#### Dataset ####

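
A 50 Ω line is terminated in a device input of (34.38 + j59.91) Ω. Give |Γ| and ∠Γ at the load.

Γ ≈ 0.598 ∠ 69.2°

Γ = (Z_L − Z_0)/(Z_L + Z_0) = (-15.62 + j59.91)/(84.38 + j59.91)
|Γ| = 61.9/103 = 0.598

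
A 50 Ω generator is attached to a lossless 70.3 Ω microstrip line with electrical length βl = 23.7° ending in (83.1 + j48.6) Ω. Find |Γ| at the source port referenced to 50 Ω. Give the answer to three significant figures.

tan(βl) = 0.439
Z_in = Z_0·(Z_L + jZ_0·tanβl)/(Z_0 + jZ_L·tanβl) = 131 + j16.2 Ω
Γ_s = (Z_in − Z_s)/(Z_in + Z_s) = (81.4 + j16.2)/(181 + j16.2), |Γ_s| = 0.456

|Γ| ≈ 0.456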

####

◆ **Work required**
Each entry above is to be transcribed without alteration.

◆ **Written reply**
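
A 50 Ω line is terminated in a device input of (34.38 + j59.91) Ω. Give |Γ| and ∠Γ at the load.

Γ ≈ 0.598 ∠ 69.2°

Γ = (Z_L − Z_0)/(Z_L + Z_0) = (-15.62 + j59.91)/(84.38 + j59.91)
|Γ| = 61.9/103 = 0.598

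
A 50 Ω generator is attached to a lossless 70.3 Ω microstrip line with electrical length βl = 23.7° ending in (83.1 + j48.6) Ω. Find |Γ| at the source port referenced to 50 Ω. Give the answer to three significant figures.

tan(βl) = 0.439
Z_in = Z_0·(Z_L + jZ_0·tanβl)/(Z_0 + jZ_L·tanβl) = 131 + j16.2 Ω
Γ_s = (Z_in − Z_s)/(Z_in + Z_s) = (81.4 + j16.2)/(181 + j16.2), |Γ_s| = 0.456

|Γ| ≈ 0.456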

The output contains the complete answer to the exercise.